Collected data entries

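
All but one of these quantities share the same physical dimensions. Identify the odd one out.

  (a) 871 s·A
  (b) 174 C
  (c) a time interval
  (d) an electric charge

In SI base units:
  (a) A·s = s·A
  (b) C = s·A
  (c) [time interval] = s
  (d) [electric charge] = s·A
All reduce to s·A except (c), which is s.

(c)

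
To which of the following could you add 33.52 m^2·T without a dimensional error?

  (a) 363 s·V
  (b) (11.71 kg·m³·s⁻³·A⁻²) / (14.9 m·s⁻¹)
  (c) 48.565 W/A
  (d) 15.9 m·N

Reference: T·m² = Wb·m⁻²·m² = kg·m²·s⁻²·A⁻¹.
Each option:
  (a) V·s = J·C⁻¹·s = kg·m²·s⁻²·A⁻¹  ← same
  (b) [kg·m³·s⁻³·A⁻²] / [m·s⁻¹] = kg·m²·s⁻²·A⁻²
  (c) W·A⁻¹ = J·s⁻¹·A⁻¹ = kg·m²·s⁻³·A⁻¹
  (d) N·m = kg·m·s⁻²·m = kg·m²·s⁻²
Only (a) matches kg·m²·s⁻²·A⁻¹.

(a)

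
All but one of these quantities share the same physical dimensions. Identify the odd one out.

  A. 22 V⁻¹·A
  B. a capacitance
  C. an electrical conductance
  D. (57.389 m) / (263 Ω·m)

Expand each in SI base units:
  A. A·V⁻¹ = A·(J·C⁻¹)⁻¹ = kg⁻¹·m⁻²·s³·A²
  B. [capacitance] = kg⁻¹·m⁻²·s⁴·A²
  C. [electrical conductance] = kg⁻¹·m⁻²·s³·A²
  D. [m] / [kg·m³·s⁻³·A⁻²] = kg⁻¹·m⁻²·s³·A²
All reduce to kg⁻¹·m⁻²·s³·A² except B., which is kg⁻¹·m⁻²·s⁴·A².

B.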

# What to work on:
Going from the line that has "(c) 48.565 W/A" through the last line of the entries, retype each line exactly as given and add nothing.

# Reply to the task:
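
  (c) 48.565 W/A
  (d) 15.9 m·N

Reference: T·m² = Wb·m⁻²·m² = kg·m²·s⁻²·A⁻¹.
Each option:
  (a) V·s = J·C⁻¹·s = kg·m²·s⁻²·A⁻¹  ← same
  (b) [kg·m³·s⁻³·A⁻²] / [m·s⁻¹] = kg·m²·s⁻²·A⁻²
  (c) W·A⁻¹ = J·s⁻¹·A⁻¹ = kg·m²·s⁻³·A⁻¹
  (d) N·m = kg·m·s⁻²·m = kg·m²·s⁻²
Only (a) matches kg·m²·s⁻²·A⁻¹.

(a)

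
All but one of these quantities share the same physical dimensions. Identify the odd one out.

  A. 22 V⁻¹·A
  B. a capacitance
  C. an electrical conductance
  D. (57.389 m) / (263 Ω·m)

Expand each in SI base units:
  A. A·V⁻¹ = A·(J·C⁻¹)⁻¹ = kg⁻¹·m⁻²·s³·A²
  B. [capacitance] = kg⁻¹·m⁻²·s⁴·A²
  C. [electrical conductance] = kg⁻¹·m⁻²·s³·A²
  D. [m] / [kg·m³·s⁻³·A⁻²] = kg⁻¹·m⁻²·s³·A²
All reduce to kg⁻¹·m⁻²·s³·A² except B., which is kg⁻¹·m⁻²·s⁴·A².

B.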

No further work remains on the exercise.